Where a line in the material beneath contains "reduced", count it. Give the number only.

========================

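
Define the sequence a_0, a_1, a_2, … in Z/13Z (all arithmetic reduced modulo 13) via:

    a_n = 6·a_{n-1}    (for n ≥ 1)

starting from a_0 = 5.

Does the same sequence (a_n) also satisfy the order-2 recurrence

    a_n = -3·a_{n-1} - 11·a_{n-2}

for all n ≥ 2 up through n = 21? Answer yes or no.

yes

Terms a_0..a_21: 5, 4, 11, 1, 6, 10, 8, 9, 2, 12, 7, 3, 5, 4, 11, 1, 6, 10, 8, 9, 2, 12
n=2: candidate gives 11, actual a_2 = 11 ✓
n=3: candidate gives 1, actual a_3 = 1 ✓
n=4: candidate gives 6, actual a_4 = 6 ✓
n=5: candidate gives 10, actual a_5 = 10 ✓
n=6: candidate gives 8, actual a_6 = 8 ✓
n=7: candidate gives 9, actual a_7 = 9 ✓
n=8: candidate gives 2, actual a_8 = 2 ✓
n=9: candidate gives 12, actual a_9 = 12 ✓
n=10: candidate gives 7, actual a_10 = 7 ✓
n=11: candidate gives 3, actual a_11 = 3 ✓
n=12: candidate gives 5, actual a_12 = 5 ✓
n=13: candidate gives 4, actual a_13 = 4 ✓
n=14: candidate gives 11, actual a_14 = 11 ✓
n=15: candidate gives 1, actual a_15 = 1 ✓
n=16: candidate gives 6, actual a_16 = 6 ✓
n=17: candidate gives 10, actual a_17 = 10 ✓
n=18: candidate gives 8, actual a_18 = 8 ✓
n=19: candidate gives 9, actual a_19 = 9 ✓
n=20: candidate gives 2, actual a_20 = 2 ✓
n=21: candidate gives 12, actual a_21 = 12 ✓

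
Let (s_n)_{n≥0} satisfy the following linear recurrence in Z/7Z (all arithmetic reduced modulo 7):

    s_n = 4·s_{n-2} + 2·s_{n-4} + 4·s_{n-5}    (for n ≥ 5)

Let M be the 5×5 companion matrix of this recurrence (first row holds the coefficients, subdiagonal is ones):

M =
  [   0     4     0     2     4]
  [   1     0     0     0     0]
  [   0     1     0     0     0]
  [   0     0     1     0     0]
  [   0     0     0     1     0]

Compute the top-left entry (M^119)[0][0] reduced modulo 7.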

========================

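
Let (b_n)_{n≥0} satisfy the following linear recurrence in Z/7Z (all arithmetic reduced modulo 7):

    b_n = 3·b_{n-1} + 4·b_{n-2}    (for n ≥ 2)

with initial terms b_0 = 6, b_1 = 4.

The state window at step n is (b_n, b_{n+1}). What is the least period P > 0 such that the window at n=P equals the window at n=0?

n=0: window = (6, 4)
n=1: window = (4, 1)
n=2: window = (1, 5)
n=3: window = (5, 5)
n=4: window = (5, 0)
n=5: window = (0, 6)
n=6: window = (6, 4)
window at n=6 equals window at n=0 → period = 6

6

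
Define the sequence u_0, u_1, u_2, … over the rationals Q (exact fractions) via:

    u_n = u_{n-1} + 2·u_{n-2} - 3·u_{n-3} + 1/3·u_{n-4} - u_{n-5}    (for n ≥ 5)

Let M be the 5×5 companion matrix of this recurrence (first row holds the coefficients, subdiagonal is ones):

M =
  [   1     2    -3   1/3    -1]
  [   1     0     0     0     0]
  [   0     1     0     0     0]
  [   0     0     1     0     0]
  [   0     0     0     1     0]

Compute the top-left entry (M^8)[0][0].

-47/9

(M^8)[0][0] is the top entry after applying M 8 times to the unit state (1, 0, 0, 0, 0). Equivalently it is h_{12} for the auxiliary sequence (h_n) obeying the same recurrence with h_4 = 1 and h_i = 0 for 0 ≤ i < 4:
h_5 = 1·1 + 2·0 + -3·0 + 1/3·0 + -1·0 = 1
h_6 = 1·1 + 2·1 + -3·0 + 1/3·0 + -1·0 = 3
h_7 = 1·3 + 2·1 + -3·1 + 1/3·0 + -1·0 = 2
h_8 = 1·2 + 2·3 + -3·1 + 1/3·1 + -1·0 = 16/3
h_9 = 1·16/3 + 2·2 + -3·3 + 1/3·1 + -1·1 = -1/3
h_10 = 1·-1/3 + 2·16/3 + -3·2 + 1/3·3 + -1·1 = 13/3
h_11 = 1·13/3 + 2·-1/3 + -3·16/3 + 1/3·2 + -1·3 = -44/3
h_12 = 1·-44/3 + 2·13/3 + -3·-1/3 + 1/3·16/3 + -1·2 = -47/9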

========================

■ Response below
4